Given records
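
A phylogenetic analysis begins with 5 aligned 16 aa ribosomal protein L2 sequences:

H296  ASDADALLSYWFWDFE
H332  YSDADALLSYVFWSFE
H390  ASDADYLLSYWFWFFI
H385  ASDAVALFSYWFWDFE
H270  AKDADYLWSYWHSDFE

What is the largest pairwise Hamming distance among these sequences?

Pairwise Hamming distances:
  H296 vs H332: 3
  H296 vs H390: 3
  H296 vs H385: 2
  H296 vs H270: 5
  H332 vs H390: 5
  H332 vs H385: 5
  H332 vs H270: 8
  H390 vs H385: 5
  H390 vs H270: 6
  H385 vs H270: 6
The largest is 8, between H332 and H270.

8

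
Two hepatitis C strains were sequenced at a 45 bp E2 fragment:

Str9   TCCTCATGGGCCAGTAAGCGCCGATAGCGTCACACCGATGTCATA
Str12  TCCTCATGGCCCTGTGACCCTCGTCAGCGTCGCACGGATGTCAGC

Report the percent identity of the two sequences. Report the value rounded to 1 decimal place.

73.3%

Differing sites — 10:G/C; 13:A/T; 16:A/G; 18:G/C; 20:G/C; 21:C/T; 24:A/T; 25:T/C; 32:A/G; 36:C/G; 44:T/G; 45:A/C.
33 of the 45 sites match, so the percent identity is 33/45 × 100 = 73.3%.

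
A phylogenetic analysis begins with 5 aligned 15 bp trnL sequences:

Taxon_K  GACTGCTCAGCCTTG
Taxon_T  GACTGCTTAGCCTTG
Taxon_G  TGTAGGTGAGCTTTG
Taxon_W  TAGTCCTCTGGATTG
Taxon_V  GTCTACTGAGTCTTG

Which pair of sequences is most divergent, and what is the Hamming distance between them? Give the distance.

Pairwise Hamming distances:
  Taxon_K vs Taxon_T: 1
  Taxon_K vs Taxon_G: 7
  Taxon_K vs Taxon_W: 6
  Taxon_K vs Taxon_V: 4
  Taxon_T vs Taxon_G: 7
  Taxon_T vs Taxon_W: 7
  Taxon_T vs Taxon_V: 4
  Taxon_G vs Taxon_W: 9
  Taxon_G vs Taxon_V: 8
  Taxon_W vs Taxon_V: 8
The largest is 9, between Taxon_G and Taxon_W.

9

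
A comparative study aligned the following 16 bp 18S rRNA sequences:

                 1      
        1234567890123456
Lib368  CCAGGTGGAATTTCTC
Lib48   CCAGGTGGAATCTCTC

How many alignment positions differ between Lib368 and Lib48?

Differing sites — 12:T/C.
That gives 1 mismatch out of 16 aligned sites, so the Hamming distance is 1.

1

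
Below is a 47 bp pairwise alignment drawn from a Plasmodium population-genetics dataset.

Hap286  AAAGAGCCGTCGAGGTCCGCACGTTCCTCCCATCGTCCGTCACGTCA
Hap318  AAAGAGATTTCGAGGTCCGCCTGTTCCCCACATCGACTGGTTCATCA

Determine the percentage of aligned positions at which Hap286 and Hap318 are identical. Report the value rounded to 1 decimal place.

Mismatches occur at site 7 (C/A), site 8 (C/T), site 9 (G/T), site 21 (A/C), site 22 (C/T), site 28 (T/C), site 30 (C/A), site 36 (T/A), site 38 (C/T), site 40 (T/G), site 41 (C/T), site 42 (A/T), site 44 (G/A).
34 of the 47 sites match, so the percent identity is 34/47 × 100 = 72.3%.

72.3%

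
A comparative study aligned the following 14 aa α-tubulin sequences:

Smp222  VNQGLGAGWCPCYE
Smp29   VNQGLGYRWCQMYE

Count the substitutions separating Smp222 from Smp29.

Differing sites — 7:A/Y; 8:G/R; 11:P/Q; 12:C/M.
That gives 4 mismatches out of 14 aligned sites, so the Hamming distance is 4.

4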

Your objective
Only lines holding the word "study" are wanted; list them all from the material.

Answer
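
A comparative study aligned the following 16 bp 18S rRNA sequences:
A comparative study aligned the following 14 aa α-tubulin sequences: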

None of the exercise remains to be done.